What to do
An exact transcription of the lines below, from the first through the one containing "207 mg | 1 |", is the only output wanted.

Data records
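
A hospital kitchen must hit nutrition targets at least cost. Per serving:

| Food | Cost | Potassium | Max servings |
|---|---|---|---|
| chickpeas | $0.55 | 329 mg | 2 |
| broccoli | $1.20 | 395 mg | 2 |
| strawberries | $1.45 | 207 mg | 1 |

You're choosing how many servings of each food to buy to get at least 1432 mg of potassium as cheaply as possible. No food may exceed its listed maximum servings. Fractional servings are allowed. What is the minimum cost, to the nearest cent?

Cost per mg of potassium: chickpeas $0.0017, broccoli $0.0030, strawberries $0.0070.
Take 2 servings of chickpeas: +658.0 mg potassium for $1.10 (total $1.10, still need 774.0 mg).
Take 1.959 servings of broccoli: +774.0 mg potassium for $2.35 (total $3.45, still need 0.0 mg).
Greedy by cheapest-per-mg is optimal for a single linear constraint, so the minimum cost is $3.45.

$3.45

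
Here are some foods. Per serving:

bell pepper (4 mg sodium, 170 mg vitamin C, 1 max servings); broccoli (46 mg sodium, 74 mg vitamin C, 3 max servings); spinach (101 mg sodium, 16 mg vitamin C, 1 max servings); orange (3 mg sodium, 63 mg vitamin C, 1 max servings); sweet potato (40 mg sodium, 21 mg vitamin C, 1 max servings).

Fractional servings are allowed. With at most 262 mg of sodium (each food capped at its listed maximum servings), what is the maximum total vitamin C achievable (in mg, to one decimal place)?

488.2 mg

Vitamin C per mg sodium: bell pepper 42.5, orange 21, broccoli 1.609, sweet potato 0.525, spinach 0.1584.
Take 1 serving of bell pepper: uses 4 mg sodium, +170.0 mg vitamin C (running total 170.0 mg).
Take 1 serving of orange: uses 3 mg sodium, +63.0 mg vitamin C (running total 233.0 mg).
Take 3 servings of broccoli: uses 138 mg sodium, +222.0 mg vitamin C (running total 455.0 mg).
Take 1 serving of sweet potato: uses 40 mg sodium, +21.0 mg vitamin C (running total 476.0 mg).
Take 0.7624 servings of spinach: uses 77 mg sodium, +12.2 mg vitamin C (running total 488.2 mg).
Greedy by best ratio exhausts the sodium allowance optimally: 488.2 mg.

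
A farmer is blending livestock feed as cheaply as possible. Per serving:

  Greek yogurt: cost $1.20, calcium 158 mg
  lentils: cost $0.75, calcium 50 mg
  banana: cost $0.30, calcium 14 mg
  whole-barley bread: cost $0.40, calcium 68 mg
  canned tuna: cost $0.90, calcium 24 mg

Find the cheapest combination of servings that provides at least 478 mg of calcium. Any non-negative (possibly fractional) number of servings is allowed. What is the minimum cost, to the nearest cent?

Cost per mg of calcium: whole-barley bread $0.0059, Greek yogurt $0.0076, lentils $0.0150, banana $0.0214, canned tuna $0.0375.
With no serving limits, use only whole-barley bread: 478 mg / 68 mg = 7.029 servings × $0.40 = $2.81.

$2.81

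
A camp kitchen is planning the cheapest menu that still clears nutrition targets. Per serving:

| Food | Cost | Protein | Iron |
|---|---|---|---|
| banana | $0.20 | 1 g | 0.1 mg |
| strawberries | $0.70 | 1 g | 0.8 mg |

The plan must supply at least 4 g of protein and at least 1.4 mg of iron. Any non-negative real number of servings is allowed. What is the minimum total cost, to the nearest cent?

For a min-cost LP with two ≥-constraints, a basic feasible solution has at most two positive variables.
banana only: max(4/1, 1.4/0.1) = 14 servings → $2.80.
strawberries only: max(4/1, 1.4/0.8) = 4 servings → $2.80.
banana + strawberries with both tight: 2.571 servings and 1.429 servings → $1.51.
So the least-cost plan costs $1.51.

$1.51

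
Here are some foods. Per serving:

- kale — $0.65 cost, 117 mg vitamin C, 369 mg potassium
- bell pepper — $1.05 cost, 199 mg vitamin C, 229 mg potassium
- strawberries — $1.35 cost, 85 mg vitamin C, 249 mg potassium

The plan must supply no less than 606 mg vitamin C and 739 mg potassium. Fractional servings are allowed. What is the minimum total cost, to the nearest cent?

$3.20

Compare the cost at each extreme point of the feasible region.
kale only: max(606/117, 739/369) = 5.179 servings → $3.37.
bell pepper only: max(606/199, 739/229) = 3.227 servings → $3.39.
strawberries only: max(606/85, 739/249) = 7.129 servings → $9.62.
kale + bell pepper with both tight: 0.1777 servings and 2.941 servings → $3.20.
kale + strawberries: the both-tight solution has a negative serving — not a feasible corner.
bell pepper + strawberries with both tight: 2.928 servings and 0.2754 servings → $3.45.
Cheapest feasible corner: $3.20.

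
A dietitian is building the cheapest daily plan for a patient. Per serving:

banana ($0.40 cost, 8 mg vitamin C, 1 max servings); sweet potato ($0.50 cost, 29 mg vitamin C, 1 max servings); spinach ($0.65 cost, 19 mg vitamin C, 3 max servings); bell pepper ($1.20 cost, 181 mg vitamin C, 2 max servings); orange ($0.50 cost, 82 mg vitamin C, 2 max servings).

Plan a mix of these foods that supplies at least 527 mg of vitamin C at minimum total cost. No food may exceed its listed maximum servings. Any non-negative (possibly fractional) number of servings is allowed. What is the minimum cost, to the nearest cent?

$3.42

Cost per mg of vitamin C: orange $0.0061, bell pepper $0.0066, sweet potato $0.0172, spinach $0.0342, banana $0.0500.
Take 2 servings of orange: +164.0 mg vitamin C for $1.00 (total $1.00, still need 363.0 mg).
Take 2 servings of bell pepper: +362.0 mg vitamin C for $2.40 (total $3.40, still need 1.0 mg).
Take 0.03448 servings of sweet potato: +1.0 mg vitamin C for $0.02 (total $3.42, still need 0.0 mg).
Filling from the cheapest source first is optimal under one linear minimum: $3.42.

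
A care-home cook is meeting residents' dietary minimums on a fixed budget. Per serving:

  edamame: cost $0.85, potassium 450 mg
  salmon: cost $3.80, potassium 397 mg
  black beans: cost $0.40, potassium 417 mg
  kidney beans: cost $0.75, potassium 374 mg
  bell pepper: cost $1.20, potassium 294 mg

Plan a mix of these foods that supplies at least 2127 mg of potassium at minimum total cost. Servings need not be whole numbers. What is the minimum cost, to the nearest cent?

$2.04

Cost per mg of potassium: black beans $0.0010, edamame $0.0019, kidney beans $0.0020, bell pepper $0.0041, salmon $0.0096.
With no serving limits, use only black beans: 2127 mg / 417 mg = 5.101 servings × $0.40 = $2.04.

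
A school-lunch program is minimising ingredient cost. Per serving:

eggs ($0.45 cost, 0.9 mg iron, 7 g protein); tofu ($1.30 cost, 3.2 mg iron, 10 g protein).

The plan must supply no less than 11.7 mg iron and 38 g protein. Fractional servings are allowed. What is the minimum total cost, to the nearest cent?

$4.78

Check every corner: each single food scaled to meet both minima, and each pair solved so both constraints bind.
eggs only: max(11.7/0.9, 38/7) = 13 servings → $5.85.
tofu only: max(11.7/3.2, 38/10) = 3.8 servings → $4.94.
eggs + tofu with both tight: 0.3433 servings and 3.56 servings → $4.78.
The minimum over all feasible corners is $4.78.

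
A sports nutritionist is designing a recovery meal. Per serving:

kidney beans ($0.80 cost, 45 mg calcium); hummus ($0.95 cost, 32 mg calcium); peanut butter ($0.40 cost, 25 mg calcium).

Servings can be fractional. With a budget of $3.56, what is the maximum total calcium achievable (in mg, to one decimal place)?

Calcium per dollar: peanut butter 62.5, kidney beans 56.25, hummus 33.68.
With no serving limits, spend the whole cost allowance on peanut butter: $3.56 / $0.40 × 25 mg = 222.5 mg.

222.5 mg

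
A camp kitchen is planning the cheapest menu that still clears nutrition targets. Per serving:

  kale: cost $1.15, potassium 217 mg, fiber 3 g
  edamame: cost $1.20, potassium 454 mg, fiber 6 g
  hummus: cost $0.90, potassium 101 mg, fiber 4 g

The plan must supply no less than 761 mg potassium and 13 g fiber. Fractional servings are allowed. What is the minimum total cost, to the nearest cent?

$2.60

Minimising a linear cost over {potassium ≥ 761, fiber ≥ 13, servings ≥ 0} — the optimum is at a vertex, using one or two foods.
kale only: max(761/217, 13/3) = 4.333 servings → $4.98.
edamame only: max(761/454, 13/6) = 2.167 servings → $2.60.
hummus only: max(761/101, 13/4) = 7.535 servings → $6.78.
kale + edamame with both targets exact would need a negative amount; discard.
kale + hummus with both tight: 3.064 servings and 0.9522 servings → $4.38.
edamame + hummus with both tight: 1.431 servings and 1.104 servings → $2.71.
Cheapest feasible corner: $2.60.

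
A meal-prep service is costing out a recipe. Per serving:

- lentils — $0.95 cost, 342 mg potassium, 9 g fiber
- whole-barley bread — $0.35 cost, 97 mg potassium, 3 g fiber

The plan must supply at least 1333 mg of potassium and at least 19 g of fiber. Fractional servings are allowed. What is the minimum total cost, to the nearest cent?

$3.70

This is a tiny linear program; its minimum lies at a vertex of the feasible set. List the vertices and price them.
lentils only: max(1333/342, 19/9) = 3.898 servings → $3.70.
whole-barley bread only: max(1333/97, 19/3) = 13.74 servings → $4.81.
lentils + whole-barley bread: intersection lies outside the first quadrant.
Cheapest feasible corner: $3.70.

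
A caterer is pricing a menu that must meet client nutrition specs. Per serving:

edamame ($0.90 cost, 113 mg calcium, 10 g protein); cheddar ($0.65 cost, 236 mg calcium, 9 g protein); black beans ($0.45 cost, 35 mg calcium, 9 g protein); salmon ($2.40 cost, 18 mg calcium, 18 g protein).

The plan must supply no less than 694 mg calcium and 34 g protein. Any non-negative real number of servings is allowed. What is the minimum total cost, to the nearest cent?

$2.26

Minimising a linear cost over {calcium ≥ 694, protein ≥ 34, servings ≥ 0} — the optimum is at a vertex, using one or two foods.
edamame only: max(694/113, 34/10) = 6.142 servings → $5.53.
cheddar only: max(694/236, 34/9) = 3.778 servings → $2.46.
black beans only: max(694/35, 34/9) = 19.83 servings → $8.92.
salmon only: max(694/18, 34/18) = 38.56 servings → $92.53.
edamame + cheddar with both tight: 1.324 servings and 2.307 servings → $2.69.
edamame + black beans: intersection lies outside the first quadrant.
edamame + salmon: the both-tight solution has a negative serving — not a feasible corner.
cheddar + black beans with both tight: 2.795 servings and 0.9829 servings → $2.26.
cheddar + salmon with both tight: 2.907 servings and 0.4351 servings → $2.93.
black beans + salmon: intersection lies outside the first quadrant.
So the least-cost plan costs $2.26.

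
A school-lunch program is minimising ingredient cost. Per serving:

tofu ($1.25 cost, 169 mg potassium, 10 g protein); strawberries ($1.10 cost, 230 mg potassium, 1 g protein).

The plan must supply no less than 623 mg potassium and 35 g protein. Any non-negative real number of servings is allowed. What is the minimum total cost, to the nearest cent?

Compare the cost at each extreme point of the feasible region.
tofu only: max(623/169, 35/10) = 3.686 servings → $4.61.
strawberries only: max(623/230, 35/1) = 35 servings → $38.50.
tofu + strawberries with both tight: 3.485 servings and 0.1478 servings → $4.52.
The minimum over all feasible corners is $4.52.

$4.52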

Solution to this exercise
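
A hospital kitchen must hit nutrition targets at least cost. Per serving:

| Food | Cost | Potassium | Max servings |
|---|---|---|---|
| chickpeas | $0.55 | 329 mg | 2 |
| broccoli | $1.20 | 395 mg | 2 |
| strawberries | $1.45 | 207 mg | 1 |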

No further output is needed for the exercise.